--- Listed entries ---

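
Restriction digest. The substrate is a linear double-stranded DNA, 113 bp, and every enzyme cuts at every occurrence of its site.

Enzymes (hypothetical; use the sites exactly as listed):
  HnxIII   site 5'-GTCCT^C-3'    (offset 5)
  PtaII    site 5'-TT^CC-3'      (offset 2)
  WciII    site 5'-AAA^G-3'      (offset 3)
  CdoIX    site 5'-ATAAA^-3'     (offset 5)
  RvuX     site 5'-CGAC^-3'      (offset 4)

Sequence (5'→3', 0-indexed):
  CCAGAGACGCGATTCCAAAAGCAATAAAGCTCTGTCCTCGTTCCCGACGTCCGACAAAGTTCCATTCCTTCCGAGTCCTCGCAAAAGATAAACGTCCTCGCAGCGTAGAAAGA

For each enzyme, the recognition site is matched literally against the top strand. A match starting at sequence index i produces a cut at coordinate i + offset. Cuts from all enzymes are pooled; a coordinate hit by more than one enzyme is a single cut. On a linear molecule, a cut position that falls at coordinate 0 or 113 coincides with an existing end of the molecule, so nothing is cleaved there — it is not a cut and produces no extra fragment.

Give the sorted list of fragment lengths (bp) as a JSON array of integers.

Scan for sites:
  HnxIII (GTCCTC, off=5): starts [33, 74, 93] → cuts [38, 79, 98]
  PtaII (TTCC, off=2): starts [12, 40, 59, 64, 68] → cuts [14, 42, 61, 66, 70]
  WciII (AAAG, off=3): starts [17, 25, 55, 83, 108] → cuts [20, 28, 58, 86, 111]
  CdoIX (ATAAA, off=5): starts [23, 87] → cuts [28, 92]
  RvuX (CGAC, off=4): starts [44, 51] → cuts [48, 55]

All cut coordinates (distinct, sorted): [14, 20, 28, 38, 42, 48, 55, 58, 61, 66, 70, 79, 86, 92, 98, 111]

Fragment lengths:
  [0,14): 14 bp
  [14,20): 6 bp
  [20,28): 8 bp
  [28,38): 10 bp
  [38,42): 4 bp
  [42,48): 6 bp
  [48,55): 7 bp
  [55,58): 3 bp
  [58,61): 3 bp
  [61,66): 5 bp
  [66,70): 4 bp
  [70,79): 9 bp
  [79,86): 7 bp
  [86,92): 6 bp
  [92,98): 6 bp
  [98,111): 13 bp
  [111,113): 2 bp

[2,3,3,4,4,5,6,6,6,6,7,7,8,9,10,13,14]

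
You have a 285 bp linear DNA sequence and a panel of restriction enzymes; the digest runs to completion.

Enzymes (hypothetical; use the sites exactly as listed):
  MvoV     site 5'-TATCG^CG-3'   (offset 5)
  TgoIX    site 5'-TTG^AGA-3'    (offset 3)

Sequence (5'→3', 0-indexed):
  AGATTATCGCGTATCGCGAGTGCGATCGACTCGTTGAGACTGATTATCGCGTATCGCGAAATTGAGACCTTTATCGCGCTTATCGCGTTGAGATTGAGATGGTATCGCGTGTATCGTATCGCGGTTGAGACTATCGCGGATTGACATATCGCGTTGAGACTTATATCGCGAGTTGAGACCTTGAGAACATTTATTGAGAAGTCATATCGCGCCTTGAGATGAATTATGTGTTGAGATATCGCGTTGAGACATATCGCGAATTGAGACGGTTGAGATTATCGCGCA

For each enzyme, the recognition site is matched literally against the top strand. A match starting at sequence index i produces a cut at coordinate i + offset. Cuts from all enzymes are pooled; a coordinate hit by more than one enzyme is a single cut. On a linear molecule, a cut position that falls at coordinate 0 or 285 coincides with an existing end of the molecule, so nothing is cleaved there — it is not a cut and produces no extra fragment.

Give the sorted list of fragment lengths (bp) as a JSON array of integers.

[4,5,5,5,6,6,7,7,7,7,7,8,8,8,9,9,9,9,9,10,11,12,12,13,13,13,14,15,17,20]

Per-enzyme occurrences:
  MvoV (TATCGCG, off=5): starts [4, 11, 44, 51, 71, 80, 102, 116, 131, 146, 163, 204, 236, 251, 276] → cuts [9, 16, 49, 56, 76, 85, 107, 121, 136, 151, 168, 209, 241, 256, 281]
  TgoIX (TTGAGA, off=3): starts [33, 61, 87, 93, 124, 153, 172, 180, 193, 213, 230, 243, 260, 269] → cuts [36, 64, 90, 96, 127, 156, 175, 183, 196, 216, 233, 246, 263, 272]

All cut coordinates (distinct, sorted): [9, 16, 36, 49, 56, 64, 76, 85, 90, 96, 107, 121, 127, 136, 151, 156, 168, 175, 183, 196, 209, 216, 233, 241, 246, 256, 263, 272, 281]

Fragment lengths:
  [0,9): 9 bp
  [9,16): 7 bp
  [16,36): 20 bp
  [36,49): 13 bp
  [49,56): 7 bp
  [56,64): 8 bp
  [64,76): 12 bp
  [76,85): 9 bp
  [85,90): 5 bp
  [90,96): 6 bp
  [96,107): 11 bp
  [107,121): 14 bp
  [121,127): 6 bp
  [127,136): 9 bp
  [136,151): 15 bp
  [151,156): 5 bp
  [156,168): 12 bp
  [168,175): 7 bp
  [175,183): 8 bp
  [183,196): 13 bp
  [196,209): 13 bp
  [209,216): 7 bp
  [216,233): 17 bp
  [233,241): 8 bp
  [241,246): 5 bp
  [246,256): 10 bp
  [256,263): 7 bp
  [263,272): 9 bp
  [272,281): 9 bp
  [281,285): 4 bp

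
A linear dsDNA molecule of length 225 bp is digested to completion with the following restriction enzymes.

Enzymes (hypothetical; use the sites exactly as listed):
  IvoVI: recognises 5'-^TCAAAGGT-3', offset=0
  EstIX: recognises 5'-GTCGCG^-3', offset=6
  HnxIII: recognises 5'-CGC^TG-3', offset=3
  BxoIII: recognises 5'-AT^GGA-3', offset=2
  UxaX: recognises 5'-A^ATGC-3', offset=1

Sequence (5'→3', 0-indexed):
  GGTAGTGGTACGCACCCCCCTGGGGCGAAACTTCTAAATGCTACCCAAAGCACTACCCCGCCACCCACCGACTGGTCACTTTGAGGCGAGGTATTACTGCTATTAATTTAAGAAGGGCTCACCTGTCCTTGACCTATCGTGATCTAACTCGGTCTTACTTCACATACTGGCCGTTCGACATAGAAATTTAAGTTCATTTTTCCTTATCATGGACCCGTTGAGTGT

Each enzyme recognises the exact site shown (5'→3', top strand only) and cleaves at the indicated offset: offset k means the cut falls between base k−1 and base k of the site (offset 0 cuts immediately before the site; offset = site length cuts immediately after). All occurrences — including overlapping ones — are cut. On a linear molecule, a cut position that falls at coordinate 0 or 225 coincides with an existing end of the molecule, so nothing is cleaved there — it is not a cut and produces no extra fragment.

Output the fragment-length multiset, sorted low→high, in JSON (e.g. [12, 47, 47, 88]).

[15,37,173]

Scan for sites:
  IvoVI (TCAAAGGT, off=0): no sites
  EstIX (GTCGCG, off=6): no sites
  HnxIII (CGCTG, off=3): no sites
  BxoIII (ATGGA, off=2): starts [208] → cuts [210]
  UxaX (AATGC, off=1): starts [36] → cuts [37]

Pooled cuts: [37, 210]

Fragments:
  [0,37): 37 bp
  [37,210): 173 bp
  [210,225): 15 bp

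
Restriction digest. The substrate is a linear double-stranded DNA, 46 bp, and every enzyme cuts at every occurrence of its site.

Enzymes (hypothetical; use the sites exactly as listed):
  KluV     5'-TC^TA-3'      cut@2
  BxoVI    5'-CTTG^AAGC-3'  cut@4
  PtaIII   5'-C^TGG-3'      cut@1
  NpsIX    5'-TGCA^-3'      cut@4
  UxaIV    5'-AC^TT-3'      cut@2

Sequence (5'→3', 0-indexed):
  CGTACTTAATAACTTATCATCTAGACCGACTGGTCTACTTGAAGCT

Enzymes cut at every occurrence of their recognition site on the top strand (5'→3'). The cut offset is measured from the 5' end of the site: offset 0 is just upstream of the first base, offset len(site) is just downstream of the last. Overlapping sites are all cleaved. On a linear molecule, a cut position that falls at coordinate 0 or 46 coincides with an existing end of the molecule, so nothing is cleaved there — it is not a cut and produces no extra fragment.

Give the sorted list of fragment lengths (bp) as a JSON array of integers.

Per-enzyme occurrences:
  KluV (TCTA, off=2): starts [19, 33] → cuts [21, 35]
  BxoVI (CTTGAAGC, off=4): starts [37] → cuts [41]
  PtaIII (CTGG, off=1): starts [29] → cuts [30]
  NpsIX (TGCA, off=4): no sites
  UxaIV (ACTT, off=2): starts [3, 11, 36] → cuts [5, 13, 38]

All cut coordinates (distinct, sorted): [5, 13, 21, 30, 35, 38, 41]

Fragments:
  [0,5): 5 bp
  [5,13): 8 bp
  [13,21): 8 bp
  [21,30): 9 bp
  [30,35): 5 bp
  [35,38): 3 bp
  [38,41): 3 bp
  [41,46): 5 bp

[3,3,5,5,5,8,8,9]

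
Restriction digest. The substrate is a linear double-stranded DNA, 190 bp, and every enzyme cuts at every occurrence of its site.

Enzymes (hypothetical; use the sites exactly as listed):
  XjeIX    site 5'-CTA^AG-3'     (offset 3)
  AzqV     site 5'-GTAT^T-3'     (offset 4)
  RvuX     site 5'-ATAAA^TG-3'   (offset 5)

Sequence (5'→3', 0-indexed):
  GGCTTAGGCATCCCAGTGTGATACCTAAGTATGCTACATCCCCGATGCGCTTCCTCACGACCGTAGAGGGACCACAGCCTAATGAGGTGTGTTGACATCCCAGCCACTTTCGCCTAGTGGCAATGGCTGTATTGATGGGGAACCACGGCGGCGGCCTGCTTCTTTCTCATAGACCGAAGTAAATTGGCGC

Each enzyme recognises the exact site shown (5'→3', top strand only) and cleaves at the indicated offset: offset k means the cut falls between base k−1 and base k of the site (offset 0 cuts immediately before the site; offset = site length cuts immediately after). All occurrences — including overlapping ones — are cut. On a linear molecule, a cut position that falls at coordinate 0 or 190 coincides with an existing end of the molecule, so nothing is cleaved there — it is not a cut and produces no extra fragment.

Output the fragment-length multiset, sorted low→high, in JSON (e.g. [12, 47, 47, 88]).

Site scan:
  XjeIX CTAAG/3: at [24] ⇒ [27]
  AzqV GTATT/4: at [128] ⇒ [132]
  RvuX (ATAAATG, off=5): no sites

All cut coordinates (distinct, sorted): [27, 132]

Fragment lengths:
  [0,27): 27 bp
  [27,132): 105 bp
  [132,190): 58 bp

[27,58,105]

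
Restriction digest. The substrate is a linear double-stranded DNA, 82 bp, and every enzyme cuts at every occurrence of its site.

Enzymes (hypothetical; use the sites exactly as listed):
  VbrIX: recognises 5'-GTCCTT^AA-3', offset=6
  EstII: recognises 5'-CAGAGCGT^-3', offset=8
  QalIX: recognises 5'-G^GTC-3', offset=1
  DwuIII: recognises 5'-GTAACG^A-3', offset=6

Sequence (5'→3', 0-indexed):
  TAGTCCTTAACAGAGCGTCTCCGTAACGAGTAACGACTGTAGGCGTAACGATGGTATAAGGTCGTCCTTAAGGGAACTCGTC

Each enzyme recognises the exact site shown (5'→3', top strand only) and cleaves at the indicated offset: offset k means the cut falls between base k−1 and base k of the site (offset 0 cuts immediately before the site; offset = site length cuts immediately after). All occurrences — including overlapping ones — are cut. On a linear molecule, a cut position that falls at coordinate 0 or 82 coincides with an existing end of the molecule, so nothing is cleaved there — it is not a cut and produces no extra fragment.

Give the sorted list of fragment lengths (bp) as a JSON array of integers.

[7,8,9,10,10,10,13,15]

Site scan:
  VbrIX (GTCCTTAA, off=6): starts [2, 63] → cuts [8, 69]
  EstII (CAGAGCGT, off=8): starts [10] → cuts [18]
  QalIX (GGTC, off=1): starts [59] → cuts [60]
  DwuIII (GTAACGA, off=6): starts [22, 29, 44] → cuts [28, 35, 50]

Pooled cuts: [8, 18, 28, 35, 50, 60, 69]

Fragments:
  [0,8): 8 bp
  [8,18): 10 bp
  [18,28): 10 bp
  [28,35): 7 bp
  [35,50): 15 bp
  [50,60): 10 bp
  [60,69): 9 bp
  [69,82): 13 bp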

---
--- Listed entries ---

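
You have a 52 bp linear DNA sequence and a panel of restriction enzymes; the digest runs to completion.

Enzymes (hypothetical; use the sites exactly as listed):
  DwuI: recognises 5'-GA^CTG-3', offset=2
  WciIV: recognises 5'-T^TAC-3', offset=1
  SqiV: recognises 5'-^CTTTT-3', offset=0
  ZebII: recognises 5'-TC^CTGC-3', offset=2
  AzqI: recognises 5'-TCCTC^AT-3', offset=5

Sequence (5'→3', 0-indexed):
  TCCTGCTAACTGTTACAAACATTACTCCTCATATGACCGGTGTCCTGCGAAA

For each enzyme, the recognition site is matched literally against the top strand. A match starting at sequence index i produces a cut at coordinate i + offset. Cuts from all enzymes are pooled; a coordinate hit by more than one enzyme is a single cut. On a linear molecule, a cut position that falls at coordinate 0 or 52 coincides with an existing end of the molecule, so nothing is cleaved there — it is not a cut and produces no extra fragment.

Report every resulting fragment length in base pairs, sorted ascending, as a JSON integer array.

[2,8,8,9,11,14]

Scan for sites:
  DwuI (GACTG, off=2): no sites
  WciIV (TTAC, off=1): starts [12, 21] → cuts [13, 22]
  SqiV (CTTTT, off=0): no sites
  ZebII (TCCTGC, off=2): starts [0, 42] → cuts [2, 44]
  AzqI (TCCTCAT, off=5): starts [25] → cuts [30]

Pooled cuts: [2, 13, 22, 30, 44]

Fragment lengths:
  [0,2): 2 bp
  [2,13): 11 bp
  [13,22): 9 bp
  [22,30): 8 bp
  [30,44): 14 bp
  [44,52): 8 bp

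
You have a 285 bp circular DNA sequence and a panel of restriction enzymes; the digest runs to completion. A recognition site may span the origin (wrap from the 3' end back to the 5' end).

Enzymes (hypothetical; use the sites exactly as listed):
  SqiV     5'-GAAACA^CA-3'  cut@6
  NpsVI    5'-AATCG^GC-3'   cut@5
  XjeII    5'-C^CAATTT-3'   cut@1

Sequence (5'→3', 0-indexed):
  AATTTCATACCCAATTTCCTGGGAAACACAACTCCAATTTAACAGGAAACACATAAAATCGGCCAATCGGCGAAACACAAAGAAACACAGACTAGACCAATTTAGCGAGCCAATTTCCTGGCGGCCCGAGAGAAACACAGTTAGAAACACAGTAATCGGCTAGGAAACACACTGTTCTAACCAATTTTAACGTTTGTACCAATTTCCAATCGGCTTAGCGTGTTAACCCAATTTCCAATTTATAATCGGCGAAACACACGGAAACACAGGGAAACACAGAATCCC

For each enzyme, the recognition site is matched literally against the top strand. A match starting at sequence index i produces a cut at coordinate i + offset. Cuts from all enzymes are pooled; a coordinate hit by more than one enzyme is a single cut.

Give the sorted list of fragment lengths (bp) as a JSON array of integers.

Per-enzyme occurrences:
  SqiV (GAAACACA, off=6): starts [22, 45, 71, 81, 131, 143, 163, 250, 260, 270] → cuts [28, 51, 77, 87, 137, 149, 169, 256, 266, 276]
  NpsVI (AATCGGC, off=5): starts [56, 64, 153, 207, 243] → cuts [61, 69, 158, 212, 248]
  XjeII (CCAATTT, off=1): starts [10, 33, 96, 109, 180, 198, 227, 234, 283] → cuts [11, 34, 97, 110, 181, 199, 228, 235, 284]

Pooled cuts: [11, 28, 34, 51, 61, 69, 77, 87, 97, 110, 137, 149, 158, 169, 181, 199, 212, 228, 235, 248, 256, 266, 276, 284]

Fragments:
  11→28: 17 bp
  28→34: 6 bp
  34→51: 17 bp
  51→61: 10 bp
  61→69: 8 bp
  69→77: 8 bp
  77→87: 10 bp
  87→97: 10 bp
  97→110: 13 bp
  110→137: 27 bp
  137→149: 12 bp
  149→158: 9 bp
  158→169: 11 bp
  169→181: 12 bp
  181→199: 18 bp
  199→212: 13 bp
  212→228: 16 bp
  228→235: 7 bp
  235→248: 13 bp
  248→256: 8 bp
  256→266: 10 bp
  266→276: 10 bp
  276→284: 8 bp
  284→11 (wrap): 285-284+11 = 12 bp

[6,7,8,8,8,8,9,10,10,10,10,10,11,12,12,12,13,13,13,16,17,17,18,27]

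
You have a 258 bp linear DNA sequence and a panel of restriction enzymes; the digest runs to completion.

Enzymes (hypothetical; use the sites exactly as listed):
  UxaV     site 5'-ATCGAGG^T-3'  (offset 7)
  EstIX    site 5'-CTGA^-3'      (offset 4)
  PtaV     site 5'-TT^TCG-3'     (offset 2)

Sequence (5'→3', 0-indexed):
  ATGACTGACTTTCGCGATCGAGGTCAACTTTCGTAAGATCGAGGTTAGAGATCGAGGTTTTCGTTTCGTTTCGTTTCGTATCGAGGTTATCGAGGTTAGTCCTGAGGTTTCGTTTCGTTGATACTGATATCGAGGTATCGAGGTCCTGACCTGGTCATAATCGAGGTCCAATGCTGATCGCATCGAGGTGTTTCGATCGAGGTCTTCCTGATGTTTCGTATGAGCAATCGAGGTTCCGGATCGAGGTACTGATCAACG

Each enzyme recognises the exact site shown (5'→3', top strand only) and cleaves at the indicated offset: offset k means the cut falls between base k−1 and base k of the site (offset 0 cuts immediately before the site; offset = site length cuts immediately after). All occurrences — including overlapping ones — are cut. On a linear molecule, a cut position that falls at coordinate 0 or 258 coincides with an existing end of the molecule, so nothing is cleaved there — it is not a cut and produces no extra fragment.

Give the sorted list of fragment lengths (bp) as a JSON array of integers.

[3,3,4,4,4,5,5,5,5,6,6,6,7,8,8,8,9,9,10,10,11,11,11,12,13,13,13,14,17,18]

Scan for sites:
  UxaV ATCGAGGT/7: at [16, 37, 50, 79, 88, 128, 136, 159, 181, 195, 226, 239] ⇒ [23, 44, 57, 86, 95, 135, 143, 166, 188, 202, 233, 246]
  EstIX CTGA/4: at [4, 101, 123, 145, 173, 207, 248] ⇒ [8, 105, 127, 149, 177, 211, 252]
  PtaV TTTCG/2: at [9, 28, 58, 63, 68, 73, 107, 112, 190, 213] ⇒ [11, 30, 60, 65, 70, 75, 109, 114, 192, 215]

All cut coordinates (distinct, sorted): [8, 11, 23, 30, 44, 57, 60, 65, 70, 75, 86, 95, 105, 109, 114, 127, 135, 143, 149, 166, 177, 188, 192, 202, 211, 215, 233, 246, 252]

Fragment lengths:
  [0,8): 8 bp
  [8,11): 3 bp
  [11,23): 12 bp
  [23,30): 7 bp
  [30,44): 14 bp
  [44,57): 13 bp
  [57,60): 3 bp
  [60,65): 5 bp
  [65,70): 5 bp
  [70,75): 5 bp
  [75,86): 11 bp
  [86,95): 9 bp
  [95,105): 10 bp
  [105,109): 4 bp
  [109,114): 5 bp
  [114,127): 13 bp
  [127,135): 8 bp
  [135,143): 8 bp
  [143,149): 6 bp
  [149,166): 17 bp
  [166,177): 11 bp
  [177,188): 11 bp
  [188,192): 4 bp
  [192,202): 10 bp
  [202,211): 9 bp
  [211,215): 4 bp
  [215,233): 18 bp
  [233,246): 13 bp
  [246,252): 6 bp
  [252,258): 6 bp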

---

→ Assignment: Would you output, from the records above, exactly the run of lines that starts at the line containing "SqiV: recognises 5'-^CTTTT-3', offset=0" and ends at the line containing "You have a 285 bp circular", and only that run?

→ Response below:
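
  SqiV: recognises 5'-^CTTTT-3', offset=0
  ZebII: recognises 5'-TC^CTGC-3', offset=2
  AzqI: recognises 5'-TCCTC^AT-3', offset=5

Sequence (5'→3', 0-indexed):
  TCCTGCTAACTGTTACAAACATTACTCCTCATATGACCGGTGTCCTGCGAAA

For each enzyme, the recognition site is matched literally against the top strand. A match starting at sequence index i produces a cut at coordinate i + offset. Cuts from all enzymes are pooled; a coordinate hit by more than one enzyme is a single cut. On a linear molecule, a cut position that falls at coordinate 0 or 52 coincides with an existing end of the molecule, so nothing is cleaved there — it is not a cut and produces no extra fragment.

Report every resulting fragment length in base pairs, sorted ascending, as a JSON integer array.

[2,8,8,9,11,14]

Scan for sites:
  DwuI (GACTG, off=2): no sites
  WciIV (TTAC, off=1): starts [12, 21] → cuts [13, 22]
  SqiV (CTTTT, off=0): no sites
  ZebII (TCCTGC, off=2): starts [0, 42] → cuts [2, 44]
  AzqI (TCCTCAT, off=5): starts [25] → cuts [30]

Pooled cuts: [2, 13, 22, 30, 44]

Fragment lengths:
  [0,2): 2 bp
  [2,13): 11 bp
  [13,22): 9 bp
  [22,30): 8 bp
  [30,44): 14 bp
  [44,52): 8 bp

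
You have a 285 bp circular DNA sequence and a panel of restriction enzymes; the digest runs to completion. A recognition site may span the origin (wrap from the 3' end back to the 5' end).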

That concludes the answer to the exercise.